### YOUR INSTRUCTIONS
Provide the number of lines in the material below that include the word "system", without any accompanying text.

### EXERCISE MATERIALS
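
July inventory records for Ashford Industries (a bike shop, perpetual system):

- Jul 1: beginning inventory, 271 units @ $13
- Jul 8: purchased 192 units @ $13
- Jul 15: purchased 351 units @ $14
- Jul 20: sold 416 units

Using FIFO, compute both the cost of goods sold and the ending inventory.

COGS = $5,408; ending inventory = $5,525

Jul 20, 416 sold [FIFO — oldest first]: 271 @ $13 + 145 @ $13 = $5,408
Ending inventory: 47 @ $13 + 351 @ $14 = $5,525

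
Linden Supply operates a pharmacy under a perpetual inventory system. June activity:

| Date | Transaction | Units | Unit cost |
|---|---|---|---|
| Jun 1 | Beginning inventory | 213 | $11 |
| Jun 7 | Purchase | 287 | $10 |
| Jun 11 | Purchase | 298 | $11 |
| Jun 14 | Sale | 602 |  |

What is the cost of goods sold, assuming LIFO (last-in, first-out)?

Jun 14, 602 sold [LIFO — newest first]: 298 @ $11 + 287 @ $10 + 17 @ $11 = $6,335
Ending inventory: 196 @ $11 = $2,156

COGS = $6,335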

### EXERCISE RESPONSE
2